Task
Repeat the listing below word for word, leaving nothing out.

───── Information

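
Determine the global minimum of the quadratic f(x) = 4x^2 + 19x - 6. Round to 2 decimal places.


For a quadratic f(x) = ax^2 + bx + c with a > 0, the minimum is at the vertex.
Vertex x-coordinate: x = -b/(2a)
x = -(19) / (2 * 4)
x = -19/8
Substitute back to find the minimum value:
f(-19/8) = 4 * (-19/8)^2 + 19 * (-19/8) - 6
= 361/16 - 361/8 - 6
= -457/16 ≈ -28.56

-28.56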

──────────

Your solution
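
Determine the global minimum of the quadratic f(x) = 4x^2 + 19x - 6. Round to 2 decimal places.


For a quadratic f(x) = ax^2 + bx + c with a > 0, the minimum is at the vertex.
Vertex x-coordinate: x = -b/(2a)
x = -(19) / (2 * 4)
x = -19/8
Substitute back to find the minimum value:
f(-19/8) = 4 * (-19/8)^2 + 19 * (-19/8) - 6
= 361/16 - 361/8 - 6
= -457/16 ≈ -28.56

-28.56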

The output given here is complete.